* Instructions to follow
Would you please return the lines of the entries below starting at the line that has "Three piezometers in" and ending at the line that has "BH-01 at (140, 85)", both included, exactly as they are?

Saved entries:
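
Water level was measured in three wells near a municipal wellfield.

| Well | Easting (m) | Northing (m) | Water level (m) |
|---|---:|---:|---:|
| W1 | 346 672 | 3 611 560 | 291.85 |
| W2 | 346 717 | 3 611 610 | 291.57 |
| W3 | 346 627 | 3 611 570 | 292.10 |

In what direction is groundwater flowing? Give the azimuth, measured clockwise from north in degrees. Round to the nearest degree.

085°

With h = a·x + b·y + c and W1 as origin, the differences give:
  45·a + 50·b = -0.28
  (-45)·a + 10·b = +0.25
Eliminate b (×10 and ×50, subtract): 2700·a = -15.300 → a = ∂h/∂x = -0.005667
Back-substitute: b = ∂h/∂y = -0.0005000.
Flow direction (−∇h) has components (+0.005667 E, +0.0005000 N).
Azimuth = atan2(E, N) = atan2(+0.005667, +0.0005000) = 85.0° ≈ 085°.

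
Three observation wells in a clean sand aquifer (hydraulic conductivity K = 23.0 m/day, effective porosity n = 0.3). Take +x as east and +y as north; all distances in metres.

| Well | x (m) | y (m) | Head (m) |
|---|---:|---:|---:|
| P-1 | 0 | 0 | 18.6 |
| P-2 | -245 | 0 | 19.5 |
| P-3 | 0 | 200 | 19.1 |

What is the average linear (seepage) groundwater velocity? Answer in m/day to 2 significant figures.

∂h/∂x = (19.5 − 18.6) / (-245 − 0) = -0.003673
∂h/∂y = (19.1 − 18.6) / (200 − 0) = +0.002500
|∇h| = √(-0.003673² + 0.002500²) = 0.004443
Seepage velocity v = K·i/n = 23.0 × 0.004443 / 0.3 = 0.3406 m/day.

0.34 m/day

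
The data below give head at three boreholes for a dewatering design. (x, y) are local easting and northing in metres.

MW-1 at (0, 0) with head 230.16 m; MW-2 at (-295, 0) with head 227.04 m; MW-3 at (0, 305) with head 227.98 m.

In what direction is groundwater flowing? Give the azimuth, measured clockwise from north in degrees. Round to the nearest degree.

∂h/∂x = (227.04 − 230.16) / (-295 − 0) = +0.01058
∂h/∂y = (227.98 − 230.16) / (305 − 0) = -0.007148
Flow direction (−∇h) has components (-0.01058 E, +0.007148 N).
Azimuth = atan2(E, N) = atan2(-0.01058, +0.007148) = 304.1° ≈ 304°.

304°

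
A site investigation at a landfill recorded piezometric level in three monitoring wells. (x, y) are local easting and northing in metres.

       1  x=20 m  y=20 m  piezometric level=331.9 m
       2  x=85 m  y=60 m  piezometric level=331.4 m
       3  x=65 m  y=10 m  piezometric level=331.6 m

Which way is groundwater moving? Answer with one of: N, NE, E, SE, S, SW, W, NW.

Differences from 1: to 2 (Δx, Δy, Δh) = (65, 40, -0.5); to 3 = (45, -10, -0.3).
Solve a·Δx + b·Δy = Δh: det = 65·(-10) − 45·40 = -2450.
∂h/∂x = [(-0.5)·(-10) − (-0.3)·40] / -2450 = -0.006939
∂h/∂y = [65·(-0.3) − 45·(-0.5)] / -2450 = -0.001224
Flow = −∇h = (+0.006939 east, +0.001224 north), which points east.

E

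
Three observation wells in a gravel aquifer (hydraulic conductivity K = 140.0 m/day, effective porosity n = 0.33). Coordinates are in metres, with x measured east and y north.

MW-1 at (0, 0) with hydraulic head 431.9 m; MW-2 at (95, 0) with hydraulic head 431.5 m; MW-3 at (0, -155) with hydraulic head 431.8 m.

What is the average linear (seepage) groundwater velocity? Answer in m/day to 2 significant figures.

1.8 m/day

∂h/∂x = (431.5 − 431.9) / (95 − 0) = -0.004211
∂h/∂y = (431.8 − 431.9) / (-155 − 0) = +0.0006452
|∇h| = √(-0.004211² + 0.0006452²) = 0.00426
Seepage velocity v = K·i/n = 140.0 × 0.00426 / 0.33 = 1.807 m/day.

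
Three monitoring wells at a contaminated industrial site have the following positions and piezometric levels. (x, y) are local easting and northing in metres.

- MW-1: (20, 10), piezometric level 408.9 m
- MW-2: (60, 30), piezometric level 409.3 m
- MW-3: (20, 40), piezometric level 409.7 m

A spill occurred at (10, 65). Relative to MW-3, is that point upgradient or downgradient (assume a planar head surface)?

Three-point gradient (reference MW-1): Δ to MW-2 = (40, 20, +0.4), Δ to MW-3 = (0, 30, +0.8).
∂h/∂x = -0.003333, ∂h/∂y = +0.02667 (det = 1200).
Head at (10, 65) = 408.9 + (-0.003333)·(-10) + (+0.02667)·(55) = 410.40 m.
That is higher than the 409.7 m at MW-3, so the point is upgradient.

upgradient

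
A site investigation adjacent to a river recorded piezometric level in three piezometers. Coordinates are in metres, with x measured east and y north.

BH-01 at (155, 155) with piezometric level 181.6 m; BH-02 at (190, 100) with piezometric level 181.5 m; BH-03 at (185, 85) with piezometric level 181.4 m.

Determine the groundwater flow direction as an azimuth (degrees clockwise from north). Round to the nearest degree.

225°

Taking BH-01 as reference: BH-02−BH-01 = (35, -55, -0.1); BH-03−BH-01 = (30, -70, -0.2).
Determinant of the coordinate differences = 35·(-70) − 30·(-55) = -800.
∂h/∂x = [(-0.1)·(-70) − (-0.2)·(-55)] / -800 = +0.005000
∂h/∂y = [35·(-0.2) − 30·(-0.1)] / -800 = +0.005000
Flow direction (−∇h) has components (-0.005000 E, -0.005000 N).
Azimuth = atan2(E, N) = atan2(-0.005000, -0.005000) = 225.0° ≈ 225°.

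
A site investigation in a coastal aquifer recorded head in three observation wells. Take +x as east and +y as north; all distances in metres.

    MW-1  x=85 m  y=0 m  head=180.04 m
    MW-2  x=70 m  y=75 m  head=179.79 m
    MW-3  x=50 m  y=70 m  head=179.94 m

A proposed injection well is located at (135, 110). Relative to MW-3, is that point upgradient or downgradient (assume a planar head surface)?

With h = a·x + b·y + c and MW-1 as origin, the differences give:
  (-15)·a + 75·b = -0.25
  (-35)·a + 70·b = -0.10
Eliminate b (×70 and ×75, subtract): 1575·a = -10.000 → a = ∂h/∂x = -0.006349
Back-substitute: b = ∂h/∂y = -0.004603.
Head at (135, 110) = 180.04 + (-0.006349)·(50) + (-0.004603)·(110) = 179.22 m.
That is lower than the 179.94 m at MW-3, so the point is downgradient.

downgradient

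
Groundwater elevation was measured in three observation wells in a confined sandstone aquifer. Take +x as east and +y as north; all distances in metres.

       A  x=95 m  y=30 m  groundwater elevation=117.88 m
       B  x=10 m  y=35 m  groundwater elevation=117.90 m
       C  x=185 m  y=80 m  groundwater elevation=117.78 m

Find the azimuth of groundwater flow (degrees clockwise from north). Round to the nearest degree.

013°

Taking A as reference: B−A = (-85, 5, +0.02); C−A = (90, 50, -0.10).
Solve a·Δx + b·Δy = Δh: det = (-85)·50 − 90·5 = -4700.
∂h/∂x = [(+0.02)·50 − (-0.10)·5] / -4700 = -0.0003191
∂h/∂y = [(-85)·(-0.10) − 90·(+0.02)] / -4700 = -0.001426
Flow direction (−∇h) has components (+0.0003191 E, +0.001426 N).
Azimuth = atan2(E, N) = atan2(+0.0003191, +0.001426) = 12.6° ≈ 013°.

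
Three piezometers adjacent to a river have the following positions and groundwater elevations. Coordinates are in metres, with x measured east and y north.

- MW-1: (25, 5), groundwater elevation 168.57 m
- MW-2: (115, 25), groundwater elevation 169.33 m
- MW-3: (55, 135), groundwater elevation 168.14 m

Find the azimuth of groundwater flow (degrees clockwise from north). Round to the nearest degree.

Taking MW-1 as reference: MW-2−MW-1 = (90, 20, +0.76); MW-3−MW-1 = (30, 130, -0.43).
Solve a·Δx + b·Δy = Δh: det = 90·130 − 30·20 = 11100.
∂h/∂x = [(+0.76)·130 − (-0.43)·20] / 11100 = +0.009676
∂h/∂y = [90·(-0.43) − 30·(+0.76)] / 11100 = -0.005541
Flow direction (−∇h) has components (-0.009676 E, +0.005541 N).
Azimuth = atan2(E, N) = atan2(-0.009676, +0.005541) = 299.8° ≈ 300°.

300°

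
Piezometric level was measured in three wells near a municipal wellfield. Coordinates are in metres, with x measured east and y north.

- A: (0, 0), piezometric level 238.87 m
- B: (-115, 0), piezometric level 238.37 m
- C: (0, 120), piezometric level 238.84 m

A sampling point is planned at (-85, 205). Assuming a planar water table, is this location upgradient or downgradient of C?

∂h/∂x = (238.37 − 238.87) / (-115 − 0) = +0.004348
∂h/∂y = (238.84 − 238.87) / (120 − 0) = -0.0002500
Head at (-85, 205) = 238.87 + (+0.004348)·(-85) + (-0.0002500)·(205) = 238.45 m.
That is lower than the 238.84 m at C, so the point is downgradient.

downgradient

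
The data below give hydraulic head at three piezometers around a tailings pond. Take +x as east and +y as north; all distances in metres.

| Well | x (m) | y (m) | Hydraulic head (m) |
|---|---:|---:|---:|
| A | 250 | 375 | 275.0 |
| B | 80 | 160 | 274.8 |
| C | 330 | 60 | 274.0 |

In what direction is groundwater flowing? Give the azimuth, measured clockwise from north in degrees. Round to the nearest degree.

Taking A as reference: B−A = (-170, -215, -0.2); C−A = (80, -315, -1.0).
Determinant of the coordinate differences = (-170)·(-315) − 80·(-215) = 70750.
∂h/∂x = [(-0.2)·(-315) − (-1.0)·(-215)] / 70750 = -0.002148
∂h/∂y = [(-170)·(-1.0) − 80·(-0.2)] / 70750 = +0.002629
Flow direction (−∇h) has components (+0.002148 E, -0.002629 N).
Azimuth = atan2(E, N) = atan2(+0.002148, -0.002629) = 140.7° ≈ 141°.

141°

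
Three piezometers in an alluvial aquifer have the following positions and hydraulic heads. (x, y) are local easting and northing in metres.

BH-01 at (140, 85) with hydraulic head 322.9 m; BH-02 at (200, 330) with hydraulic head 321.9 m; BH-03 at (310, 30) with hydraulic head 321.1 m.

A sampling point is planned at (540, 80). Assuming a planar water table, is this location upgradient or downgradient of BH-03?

downgradient

Three-point gradient (reference BH-01): Δ to BH-02 = (60, 245, -1.0), Δ to BH-03 = (170, -55, -1.8).
∂h/∂x = -0.01103, ∂h/∂y = -0.001379 (det = -44950).
Head at (540, 80) = 322.9 + (-0.01103)·(400) + (-0.001379)·(-5) = 318.49 m.
That is lower than the 321.1 m at BH-03, so the point is downgradient.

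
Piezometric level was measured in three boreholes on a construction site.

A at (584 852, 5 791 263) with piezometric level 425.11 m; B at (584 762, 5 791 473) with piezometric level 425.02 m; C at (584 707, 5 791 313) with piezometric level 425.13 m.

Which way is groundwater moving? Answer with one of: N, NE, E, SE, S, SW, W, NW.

NE

With h = a·x + b·y + c and A as origin, the differences give:
  (-90)·a + 210·b = -0.09
  (-145)·a + 50·b = +0.02
Eliminate b (×50 and ×210, subtract): 25950·a = -8.700 → a = ∂h/∂x = -0.0003353
Back-substitute: b = ∂h/∂y = -0.0005723.
Flow = −∇h = (+0.0003353 east, +0.0005723 north), which points northeast.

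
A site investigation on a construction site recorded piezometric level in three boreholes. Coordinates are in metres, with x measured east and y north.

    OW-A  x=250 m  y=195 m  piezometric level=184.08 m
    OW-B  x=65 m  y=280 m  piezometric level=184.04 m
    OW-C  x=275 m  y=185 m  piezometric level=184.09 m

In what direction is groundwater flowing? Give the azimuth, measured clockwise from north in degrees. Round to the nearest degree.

208°

Three-point gradient (reference OW-A): Δ to OW-B = (-185, 85, -0.04), Δ to OW-C = (25, -10, +0.01).
∂h/∂x = +0.001636, ∂h/∂y = +0.003091 (det = -275).
Flow direction (−∇h) has components (-0.001636 E, -0.003091 N).
Azimuth = atan2(E, N) = atan2(-0.001636, -0.003091) = 207.9° ≈ 208°.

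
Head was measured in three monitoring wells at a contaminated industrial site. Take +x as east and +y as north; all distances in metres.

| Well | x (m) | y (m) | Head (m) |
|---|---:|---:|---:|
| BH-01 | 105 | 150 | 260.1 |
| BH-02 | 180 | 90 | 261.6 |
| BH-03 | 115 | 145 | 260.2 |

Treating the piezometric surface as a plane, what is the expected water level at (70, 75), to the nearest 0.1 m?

With h = a·x + b·y + c and BH-01 as origin, the differences give:
  75·a + (-60)·b = +1.5
  10·a + (-5)·b = +0.1
Eliminate b (×(-5) and ×(-60), subtract): 225·a = -1.50 → a = ∂h/∂x = -0.006667
Back-substitute: b = ∂h/∂y = -0.03333.
h(70, 75) = 260.1 + (-0.006667)·(-35) + (-0.03333)·(-75) = 260.1 +0.233 +2.500 = 262.833 m.

262.8 m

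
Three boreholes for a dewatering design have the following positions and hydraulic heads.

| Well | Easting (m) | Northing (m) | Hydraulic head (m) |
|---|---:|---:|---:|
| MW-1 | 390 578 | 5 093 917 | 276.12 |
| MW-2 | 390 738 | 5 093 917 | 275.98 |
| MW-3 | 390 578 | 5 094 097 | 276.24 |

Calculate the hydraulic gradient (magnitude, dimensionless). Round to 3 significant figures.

0.00110

∂h/∂x = (275.98 − 276.12) / (390738 − 390578) = -0.0008750
∂h/∂y = (276.24 − 276.12) / (5094097 − 5093917) = +0.0006667
|∇h| = √(-0.0008750² + 0.0006667²) = 0.0011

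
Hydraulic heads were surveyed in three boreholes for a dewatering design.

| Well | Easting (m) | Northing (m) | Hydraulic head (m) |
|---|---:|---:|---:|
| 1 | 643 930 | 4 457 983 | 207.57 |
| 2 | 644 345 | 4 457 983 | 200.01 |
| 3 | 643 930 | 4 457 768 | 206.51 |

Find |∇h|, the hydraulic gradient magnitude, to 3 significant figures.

∂h/∂x = (200.01 − 207.57) / (644345 − 643930) = -0.01822
∂h/∂y = (206.51 − 207.57) / (4457768 − 4457983) = +0.004930
|∇h| = √(-0.01822² + 0.004930²) = 0.01888

0.0189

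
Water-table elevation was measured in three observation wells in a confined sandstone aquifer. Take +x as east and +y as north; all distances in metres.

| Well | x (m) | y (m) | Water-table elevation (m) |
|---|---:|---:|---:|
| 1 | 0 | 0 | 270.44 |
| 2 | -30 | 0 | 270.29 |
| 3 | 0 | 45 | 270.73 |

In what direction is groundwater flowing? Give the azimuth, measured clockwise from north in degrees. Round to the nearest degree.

218°

∂h/∂x = (270.29 − 270.44) / (-30 − 0) = +0.005000
∂h/∂y = (270.73 − 270.44) / (45 − 0) = +0.006444
Flow direction (−∇h) has components (-0.005000 E, -0.006444 N).
Azimuth = atan2(E, N) = atan2(-0.005000, -0.006444) = 217.8° ≈ 218°.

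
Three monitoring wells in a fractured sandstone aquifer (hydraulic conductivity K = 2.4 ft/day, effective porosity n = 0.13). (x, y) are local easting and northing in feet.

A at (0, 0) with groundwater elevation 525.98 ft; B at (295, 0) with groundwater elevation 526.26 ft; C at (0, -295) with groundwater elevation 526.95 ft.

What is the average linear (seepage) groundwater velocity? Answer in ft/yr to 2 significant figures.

23 ft/yr

∂h/∂x = (526.26 − 525.98) / (295 − 0) = +0.0009492
∂h/∂y = (526.95 − 525.98) / (-295 − 0) = -0.003288
|∇h| = √(0.0009492² + -0.003288²) = 0.003422
Seepage velocity v = K·i/n = 2.4 × 0.003422 / 0.13 = 0.06318 ft/day = 23.08 ft/yr.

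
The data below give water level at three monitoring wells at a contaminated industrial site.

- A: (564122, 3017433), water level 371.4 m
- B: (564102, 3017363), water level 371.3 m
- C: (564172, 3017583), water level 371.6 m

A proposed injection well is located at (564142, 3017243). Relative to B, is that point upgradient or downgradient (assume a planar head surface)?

With h = a·x + b·y + c and A as origin, the differences give:
  (-20)·a + (-70)·b = -0.1
  50·a + 150·b = +0.2
Eliminate b (×150 and ×(-70), subtract): 500·a = -1.00 → a = ∂h/∂x = -0.002000
Back-substitute: b = ∂h/∂y = +0.002000.
Head at (564142, 3017243) = 371.4 + (-0.002000)·(20) + (+0.002000)·(-190) = 370.98 m.
That is lower than the 371.3 m at B, so the point is downgradient.

downgradient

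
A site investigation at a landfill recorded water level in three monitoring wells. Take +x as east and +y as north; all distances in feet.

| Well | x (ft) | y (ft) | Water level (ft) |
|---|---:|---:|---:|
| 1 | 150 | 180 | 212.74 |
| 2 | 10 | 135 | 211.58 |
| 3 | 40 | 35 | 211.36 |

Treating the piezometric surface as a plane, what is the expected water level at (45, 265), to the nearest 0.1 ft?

Three-point gradient (reference 1): Δ to 2 = (-140, -45, -1.16), Δ to 3 = (-110, -145, -1.38).
∂h/∂x = +0.006912, ∂h/∂y = +0.004274 (det = 15350).
h(45, 265) = 212.74 + (+0.006912)·(-105) + (+0.004274)·(85) = 212.74 -0.726 +0.363 = 212.377 ft.

212.4 ft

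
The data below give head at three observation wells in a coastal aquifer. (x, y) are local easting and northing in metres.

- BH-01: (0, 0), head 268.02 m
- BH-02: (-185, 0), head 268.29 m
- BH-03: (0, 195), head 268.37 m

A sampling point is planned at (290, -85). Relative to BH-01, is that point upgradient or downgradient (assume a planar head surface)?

downgradient

∂h/∂x = (268.29 − 268.02) / (-185 − 0) = -0.001459
∂h/∂y = (268.37 − 268.02) / (195 − 0) = +0.001795
Head at (290, -85) = 268.02 + (-0.001459)·(290) + (+0.001795)·(-85) = 267.44 m.
That is lower than the 268.02 m at BH-01, so the point is downgradient.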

* Solution for this problem
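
Three piezometers in an alluvial aquifer have the following positions and hydraulic heads. (x, y) are local easting and northing in metres.

BH-01 at (140, 85) with hydraulic head 322.9 m; BH-02 at (200, 330) with hydraulic head 321.9 m; BH-03 at (310, 30) with hydraulic head 321.1 m.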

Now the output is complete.